Nothing in the listing may be skipped; repeat it all exactly.

Content starts

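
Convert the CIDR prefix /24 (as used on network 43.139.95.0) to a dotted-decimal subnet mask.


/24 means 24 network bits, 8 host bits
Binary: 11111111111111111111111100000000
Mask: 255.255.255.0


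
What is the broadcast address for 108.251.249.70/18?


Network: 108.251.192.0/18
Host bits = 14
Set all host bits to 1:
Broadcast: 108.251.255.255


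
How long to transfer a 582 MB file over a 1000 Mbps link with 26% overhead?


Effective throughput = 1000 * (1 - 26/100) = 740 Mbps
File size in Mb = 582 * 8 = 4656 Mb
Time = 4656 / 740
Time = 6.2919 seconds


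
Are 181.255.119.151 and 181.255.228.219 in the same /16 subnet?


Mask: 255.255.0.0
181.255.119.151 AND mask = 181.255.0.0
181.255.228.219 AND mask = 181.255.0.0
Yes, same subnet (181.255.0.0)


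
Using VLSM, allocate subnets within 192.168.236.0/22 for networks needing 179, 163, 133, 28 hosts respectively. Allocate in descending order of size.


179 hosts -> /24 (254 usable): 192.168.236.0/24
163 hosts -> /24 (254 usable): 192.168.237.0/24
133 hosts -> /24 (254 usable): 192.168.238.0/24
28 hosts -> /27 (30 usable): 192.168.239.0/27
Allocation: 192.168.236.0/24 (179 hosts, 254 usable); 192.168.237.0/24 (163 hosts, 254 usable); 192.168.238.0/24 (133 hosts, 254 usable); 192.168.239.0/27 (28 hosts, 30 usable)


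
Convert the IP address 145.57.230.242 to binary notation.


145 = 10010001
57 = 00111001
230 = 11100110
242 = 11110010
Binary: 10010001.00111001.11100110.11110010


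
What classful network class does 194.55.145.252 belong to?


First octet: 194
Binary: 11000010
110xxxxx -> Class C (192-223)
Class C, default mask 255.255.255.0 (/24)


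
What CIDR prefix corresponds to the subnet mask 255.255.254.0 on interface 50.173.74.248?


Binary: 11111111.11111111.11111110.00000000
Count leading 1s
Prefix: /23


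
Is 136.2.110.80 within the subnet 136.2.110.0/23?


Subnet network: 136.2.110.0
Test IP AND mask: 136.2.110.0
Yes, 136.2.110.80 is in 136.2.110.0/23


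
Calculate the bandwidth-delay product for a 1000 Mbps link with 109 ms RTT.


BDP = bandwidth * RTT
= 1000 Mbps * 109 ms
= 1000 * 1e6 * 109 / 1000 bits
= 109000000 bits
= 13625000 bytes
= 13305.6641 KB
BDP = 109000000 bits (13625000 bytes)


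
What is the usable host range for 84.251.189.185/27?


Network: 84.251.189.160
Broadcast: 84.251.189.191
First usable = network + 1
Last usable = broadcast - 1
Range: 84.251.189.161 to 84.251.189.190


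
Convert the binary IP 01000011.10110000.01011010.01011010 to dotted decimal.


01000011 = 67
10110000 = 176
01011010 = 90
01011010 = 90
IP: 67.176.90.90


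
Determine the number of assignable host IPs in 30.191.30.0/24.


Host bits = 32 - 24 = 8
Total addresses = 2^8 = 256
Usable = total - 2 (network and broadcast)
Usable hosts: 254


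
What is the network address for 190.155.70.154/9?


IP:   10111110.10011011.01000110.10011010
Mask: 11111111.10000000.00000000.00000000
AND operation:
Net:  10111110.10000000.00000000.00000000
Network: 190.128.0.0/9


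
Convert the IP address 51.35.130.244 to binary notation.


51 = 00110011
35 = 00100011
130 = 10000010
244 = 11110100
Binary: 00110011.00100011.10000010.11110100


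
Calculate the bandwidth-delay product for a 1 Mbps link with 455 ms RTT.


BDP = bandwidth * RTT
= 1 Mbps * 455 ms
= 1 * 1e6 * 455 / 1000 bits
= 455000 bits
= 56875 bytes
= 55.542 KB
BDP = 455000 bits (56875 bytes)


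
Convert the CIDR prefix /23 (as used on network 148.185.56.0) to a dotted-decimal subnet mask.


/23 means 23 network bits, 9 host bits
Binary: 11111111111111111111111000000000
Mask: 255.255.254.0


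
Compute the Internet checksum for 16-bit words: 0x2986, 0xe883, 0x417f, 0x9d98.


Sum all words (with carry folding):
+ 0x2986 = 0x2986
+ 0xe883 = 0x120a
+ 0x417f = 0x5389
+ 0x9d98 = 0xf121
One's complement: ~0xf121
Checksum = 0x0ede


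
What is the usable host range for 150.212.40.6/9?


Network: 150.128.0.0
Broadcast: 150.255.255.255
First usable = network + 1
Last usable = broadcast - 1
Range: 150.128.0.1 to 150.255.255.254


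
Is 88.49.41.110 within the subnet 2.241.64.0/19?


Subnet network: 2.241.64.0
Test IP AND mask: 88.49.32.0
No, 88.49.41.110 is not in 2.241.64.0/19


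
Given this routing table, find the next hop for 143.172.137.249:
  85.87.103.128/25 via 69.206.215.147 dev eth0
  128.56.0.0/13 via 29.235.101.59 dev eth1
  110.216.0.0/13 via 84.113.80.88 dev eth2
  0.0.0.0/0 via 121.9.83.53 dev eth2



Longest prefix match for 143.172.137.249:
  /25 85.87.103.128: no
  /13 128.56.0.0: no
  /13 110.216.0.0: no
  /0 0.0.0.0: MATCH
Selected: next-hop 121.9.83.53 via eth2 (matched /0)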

Content ends

## [EXERCISE SOLUTION]
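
Convert the CIDR prefix /24 (as used on network 43.139.95.0) to a dotted-decimal subnet mask.


/24 means 24 network bits, 8 host bits
Binary: 11111111111111111111111100000000
Mask: 255.255.255.0


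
What is the broadcast address for 108.251.249.70/18?


Network: 108.251.192.0/18
Host bits = 14
Set all host bits to 1:
Broadcast: 108.251.255.255


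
How long to transfer a 582 MB file over a 1000 Mbps link with 26% overhead?


Effective throughput = 1000 * (1 - 26/100) = 740 Mbps
File size in Mb = 582 * 8 = 4656 Mb
Time = 4656 / 740
Time = 6.2919 seconds


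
Are 181.255.119.151 and 181.255.228.219 in the same /16 subnet?


Mask: 255.255.0.0
181.255.119.151 AND mask = 181.255.0.0
181.255.228.219 AND mask = 181.255.0.0
Yes, same subnet (181.255.0.0)


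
Using VLSM, allocate subnets within 192.168.236.0/22 for networks needing 179, 163, 133, 28 hosts respectively. Allocate in descending order of size.


179 hosts -> /24 (254 usable): 192.168.236.0/24
163 hosts -> /24 (254 usable): 192.168.237.0/24
133 hosts -> /24 (254 usable): 192.168.238.0/24
28 hosts -> /27 (30 usable): 192.168.239.0/27
Allocation: 192.168.236.0/24 (179 hosts, 254 usable); 192.168.237.0/24 (163 hosts, 254 usable); 192.168.238.0/24 (133 hosts, 254 usable); 192.168.239.0/27 (28 hosts, 30 usable)


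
Convert the IP address 145.57.230.242 to binary notation.


145 = 10010001
57 = 00111001
230 = 11100110
242 = 11110010
Binary: 10010001.00111001.11100110.11110010


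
What classful network class does 194.55.145.252 belong to?


First octet: 194
Binary: 11000010
110xxxxx -> Class C (192-223)
Class C, default mask 255.255.255.0 (/24)


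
What CIDR prefix corresponds to the subnet mask 255.255.254.0 on interface 50.173.74.248?


Binary: 11111111.11111111.11111110.00000000
Count leading 1s
Prefix: /23


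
Is 136.2.110.80 within the subnet 136.2.110.0/23?


Subnet network: 136.2.110.0
Test IP AND mask: 136.2.110.0
Yes, 136.2.110.80 is in 136.2.110.0/23


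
Calculate the bandwidth-delay product for a 1000 Mbps link with 109 ms RTT.


BDP = bandwidth * RTT
= 1000 Mbps * 109 ms
= 1000 * 1e6 * 109 / 1000 bits
= 109000000 bits
= 13625000 bytes
= 13305.6641 KB
BDP = 109000000 bits (13625000 bytes)


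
What is the usable host range for 84.251.189.185/27?


Network: 84.251.189.160
Broadcast: 84.251.189.191
First usable = network + 1
Last usable = broadcast - 1
Range: 84.251.189.161 to 84.251.189.190


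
Convert the binary IP 01000011.10110000.01011010.01011010 to dotted decimal.


01000011 = 67
10110000 = 176
01011010 = 90
01011010 = 90
IP: 67.176.90.90


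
Determine the number of assignable host IPs in 30.191.30.0/24.


Host bits = 32 - 24 = 8
Total addresses = 2^8 = 256
Usable = total - 2 (network and broadcast)
Usable hosts: 254


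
What is the network address for 190.155.70.154/9?


IP:   10111110.10011011.01000110.10011010
Mask: 11111111.10000000.00000000.00000000
AND operation:
Net:  10111110.10000000.00000000.00000000
Network: 190.128.0.0/9


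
Convert the IP address 51.35.130.244 to binary notation.


51 = 00110011
35 = 00100011
130 = 10000010
244 = 11110100
Binary: 00110011.00100011.10000010.11110100


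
Calculate the bandwidth-delay product for a 1 Mbps link with 455 ms RTT.


BDP = bandwidth * RTT
= 1 Mbps * 455 ms
= 1 * 1e6 * 455 / 1000 bits
= 455000 bits
= 56875 bytes
= 55.542 KB
BDP = 455000 bits (56875 bytes)


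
Convert the CIDR prefix /23 (as used on network 148.185.56.0) to a dotted-decimal subnet mask.


/23 means 23 network bits, 9 host bits
Binary: 11111111111111111111111000000000
Mask: 255.255.254.0


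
Compute the Internet checksum for 16-bit words: 0x2986, 0xe883, 0x417f, 0x9d98.


Sum all words (with carry folding):
+ 0x2986 = 0x2986
+ 0xe883 = 0x120a
+ 0x417f = 0x5389
+ 0x9d98 = 0xf121
One's complement: ~0xf121
Checksum = 0x0ede


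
What is the usable host range for 150.212.40.6/9?


Network: 150.128.0.0
Broadcast: 150.255.255.255
First usable = network + 1
Last usable = broadcast - 1
Range: 150.128.0.1 to 150.255.255.254


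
Is 88.49.41.110 within the subnet 2.241.64.0/19?


Subnet network: 2.241.64.0
Test IP AND mask: 88.49.32.0
No, 88.49.41.110 is not in 2.241.64.0/19


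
Given this routing table, find the next hop for 143.172.137.249:
  85.87.103.128/25 via 69.206.215.147 dev eth0
  128.56.0.0/13 via 29.235.101.59 dev eth1
  110.216.0.0/13 via 84.113.80.88 dev eth2
  0.0.0.0/0 via 121.9.83.53 dev eth2



Longest prefix match for 143.172.137.249:
  /25 85.87.103.128: no
  /13 128.56.0.0: no
  /13 110.216.0.0: no
  /0 0.0.0.0: MATCH
Selected: next-hop 121.9.83.53 via eth2 (matched /0)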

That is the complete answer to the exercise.